"""
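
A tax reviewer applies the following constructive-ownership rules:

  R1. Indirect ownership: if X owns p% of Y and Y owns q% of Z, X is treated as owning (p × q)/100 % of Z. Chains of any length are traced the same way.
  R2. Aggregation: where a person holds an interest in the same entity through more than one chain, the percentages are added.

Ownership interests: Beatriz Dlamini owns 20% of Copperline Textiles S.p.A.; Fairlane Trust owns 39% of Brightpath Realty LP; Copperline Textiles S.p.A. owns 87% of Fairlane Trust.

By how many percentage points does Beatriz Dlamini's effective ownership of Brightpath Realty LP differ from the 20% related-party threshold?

13.214

Chain via Copperline Textiles S.p.A. → Fairlane Trust (R1): 20% × 87% × 39% = 6.786% of Brightpath Realty LP.
6.786% falls short of the 20% threshold by 13.214 percentage points.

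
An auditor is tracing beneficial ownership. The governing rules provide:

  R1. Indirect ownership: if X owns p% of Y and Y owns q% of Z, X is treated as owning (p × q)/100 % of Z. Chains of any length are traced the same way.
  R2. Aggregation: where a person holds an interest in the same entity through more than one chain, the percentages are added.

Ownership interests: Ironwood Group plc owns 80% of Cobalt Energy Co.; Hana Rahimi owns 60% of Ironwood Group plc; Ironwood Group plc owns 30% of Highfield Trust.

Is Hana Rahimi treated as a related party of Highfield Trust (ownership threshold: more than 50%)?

Chain via Ironwood Group plc (R1): 60% × 30% = 18% of Highfield Trust.
18% does not exceed the 50% threshold, so Hana is not a related party to Highfield Trust.

No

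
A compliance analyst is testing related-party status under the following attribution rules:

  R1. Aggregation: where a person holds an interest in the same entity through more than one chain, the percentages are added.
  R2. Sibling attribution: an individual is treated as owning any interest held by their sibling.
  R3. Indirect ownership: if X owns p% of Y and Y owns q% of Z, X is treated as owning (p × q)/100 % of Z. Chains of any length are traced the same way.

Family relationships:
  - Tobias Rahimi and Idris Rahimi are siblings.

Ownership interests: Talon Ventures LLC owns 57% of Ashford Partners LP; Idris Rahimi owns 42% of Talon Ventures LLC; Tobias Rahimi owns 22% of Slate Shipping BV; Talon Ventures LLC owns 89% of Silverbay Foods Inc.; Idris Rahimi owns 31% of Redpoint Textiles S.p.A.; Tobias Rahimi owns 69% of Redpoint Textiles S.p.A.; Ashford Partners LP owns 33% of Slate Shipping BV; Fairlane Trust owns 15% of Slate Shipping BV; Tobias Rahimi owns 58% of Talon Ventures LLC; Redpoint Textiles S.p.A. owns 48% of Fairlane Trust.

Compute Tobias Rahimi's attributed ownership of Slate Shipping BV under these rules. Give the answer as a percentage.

48.01%

By sibling attribution (R2), Tobias Rahimi is treated as also owning Idris Rahimi's interest in Redpoint Textiles S.p.A, giving 69% + 31% = 100%.
By sibling attribution (R2), Tobias Rahimi is treated as also owning Idris Rahimi's interest in Talon Ventures LLC, giving 58% + 42% = 100%.
Chain via Redpoint Textiles S.p.A. → Fairlane Trust (R3): 100% × 48% × 15% = 7.2% of Slate Shipping BV.
Chain via Talon Ventures LLC → Ashford Partners LP (R3): 100% × 57% × 33% = 18.81% of Slate Shipping BV.
Direct interest in Slate Shipping BV: 22%.
Aggregating (R1): 7.2% + 18.81% + 22% = 48.01%.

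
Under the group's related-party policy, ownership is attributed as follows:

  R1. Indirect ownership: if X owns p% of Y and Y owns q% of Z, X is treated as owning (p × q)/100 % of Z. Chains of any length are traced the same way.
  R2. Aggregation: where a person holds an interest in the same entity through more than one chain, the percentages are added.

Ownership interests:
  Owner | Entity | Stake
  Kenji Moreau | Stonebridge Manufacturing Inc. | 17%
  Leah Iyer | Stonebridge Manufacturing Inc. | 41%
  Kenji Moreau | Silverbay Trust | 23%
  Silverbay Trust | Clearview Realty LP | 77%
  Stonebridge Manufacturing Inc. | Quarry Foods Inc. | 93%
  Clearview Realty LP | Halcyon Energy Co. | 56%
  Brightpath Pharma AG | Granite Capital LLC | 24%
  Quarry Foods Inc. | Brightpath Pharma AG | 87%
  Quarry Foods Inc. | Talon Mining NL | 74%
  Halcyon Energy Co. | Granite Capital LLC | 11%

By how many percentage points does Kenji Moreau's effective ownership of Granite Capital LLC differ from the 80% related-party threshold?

75.607936

Chain via Stonebridge Manufacturing Inc. → Quarry Foods Inc. → Brightpath Pharma AG (R1): 17% × 93% × 87% × 24% = 3.301128% of Granite Capital LLC.
Chain via Silverbay Trust → Clearview Realty LP → Halcyon Energy Co. (R1): 23% × 77% × 56% × 11% = 1.090936% of Granite Capital LLC.
Aggregating (R2): 3.301128% + 1.090936% = 4.392064%.
4.392064% falls short of the 80% threshold by 75.607936 percentage points.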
"""
To do >> None of the records may be left out; each is to be restated exactly.

Answer box >>
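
A tax reviewer applies the following constructive-ownership rules:

  R1. Indirect ownership: if X owns p% of Y and Y owns q% of Z, X is treated as owning (p × q)/100 % of Z. Chains of any length are traced the same way.
  R2. Aggregation: where a person holds an interest in the same entity through more than one chain, the percentages are added.

Ownership interests: Beatriz Dlamini owns 20% of Copperline Textiles S.p.A.; Fairlane Trust owns 39% of Brightpath Realty LP; Copperline Textiles S.p.A. owns 87% of Fairlane Trust.

By how many percentage points does Beatriz Dlamini's effective ownership of Brightpath Realty LP differ from the 20% related-party threshold?

13.214

Chain via Copperline Textiles S.p.A. → Fairlane Trust (R1): 20% × 87% × 39% = 6.786% of Brightpath Realty LP.
6.786% falls short of the 20% threshold by 13.214 percentage points.

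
An auditor is tracing beneficial ownership. The governing rules provide:

  R1. Indirect ownership: if X owns p% of Y and Y owns q% of Z, X is treated as owning (p × q)/100 % of Z. Chains of any length are traced the same way.
  R2. Aggregation: where a person holds an interest in the same entity through more than one chain, the percentages are added.

Ownership interests: Ironwood Group plc owns 80% of Cobalt Energy Co.; Hana Rahimi owns 60% of Ironwood Group plc; Ironwood Group plc owns 30% of Highfield Trust.

Is Hana Rahimi treated as a related party of Highfield Trust (ownership threshold: more than 50%)?

Chain via Ironwood Group plc (R1): 60% × 30% = 18% of Highfield Trust.
18% does not exceed the 50% threshold, so Hana is not a related party to Highfield Trust.

No

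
A compliance analyst is testing related-party status under the following attribution rules:

  R1. Aggregation: where a person holds an interest in the same entity through more than one chain, the percentages are added.
  R2. Sibling attribution: an individual is treated as owning any interest held by their sibling.
  R3. Indirect ownership: if X owns p% of Y and Y owns q% of Z, X is treated as owning (p × q)/100 % of Z. Chains of any length are traced the same way.

Family relationships:
  - Tobias Rahimi and Idris Rahimi are siblings.

Ownership interests: Talon Ventures LLC owns 57% of Ashford Partners LP; Idris Rahimi owns 42% of Talon Ventures LLC; Tobias Rahimi owns 22% of Slate Shipping BV; Talon Ventures LLC owns 89% of Silverbay Foods Inc.; Idris Rahimi owns 31% of Redpoint Textiles S.p.A.; Tobias Rahimi owns 69% of Redpoint Textiles S.p.A.; Ashford Partners LP owns 33% of Slate Shipping BV; Fairlane Trust owns 15% of Slate Shipping BV; Tobias Rahimi owns 58% of Talon Ventures LLC; Redpoint Textiles S.p.A. owns 48% of Fairlane Trust.

Compute Tobias Rahimi's attributed ownership of Slate Shipping BV under these rules. Give the answer as a percentage.

48.01%

By sibling attribution (R2), Tobias Rahimi is treated as also owning Idris Rahimi's interest in Redpoint Textiles S.p.A, giving 69% + 31% = 100%.
By sibling attribution (R2), Tobias Rahimi is treated as also owning Idris Rahimi's interest in Talon Ventures LLC, giving 58% + 42% = 100%.
Chain via Redpoint Textiles S.p.A. → Fairlane Trust (R3): 100% × 48% × 15% = 7.2% of Slate Shipping BV.
Chain via Talon Ventures LLC → Ashford Partners LP (R3): 100% × 57% × 33% = 18.81% of Slate Shipping BV.
Direct interest in Slate Shipping BV: 22%.
Aggregating (R1): 7.2% + 18.81% + 22% = 48.01%.

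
Under the group's related-party policy, ownership is attributed as follows:

  R1. Indirect ownership: if X owns p% of Y and Y owns q% of Z, X is treated as owning (p × q)/100 % of Z. Chains of any length are traced the same way.
  R2. Aggregation: where a person holds an interest in the same entity through more than one chain, the percentages are added.

Ownership interests:
  Owner | Entity | Stake
  Kenji Moreau | Stonebridge Manufacturing Inc. | 17%
  Leah Iyer | Stonebridge Manufacturing Inc. | 41%
  Kenji Moreau | Silverbay Trust | 23%
  Silverbay Trust | Clearview Realty LP | 77%
  Stonebridge Manufacturing Inc. | Quarry Foods Inc. | 93%
  Clearview Realty LP | Halcyon Energy Co. | 56%
  Brightpath Pharma AG | Granite Capital LLC | 24%
  Quarry Foods Inc. | Brightpath Pharma AG | 87%
  Quarry Foods Inc. | Talon Mining NL | 74%
  Halcyon Energy Co. | Granite Capital LLC | 11%

By how many percentage points does Kenji Moreau's effective ownership of Granite Capital LLC differ from the 80% related-party threshold?

75.607936

Chain via Stonebridge Manufacturing Inc. → Quarry Foods Inc. → Brightpath Pharma AG (R1): 17% × 93% × 87% × 24% = 3.301128% of Granite Capital LLC.
Chain via Silverbay Trust → Clearview Realty LP → Halcyon Energy Co. (R1): 23% × 77% × 56% × 11% = 1.090936% of Granite Capital LLC.
Aggregating (R2): 3.301128% + 1.090936% = 4.392064%.
4.392064% falls short of the 80% threshold by 75.607936 percentage points.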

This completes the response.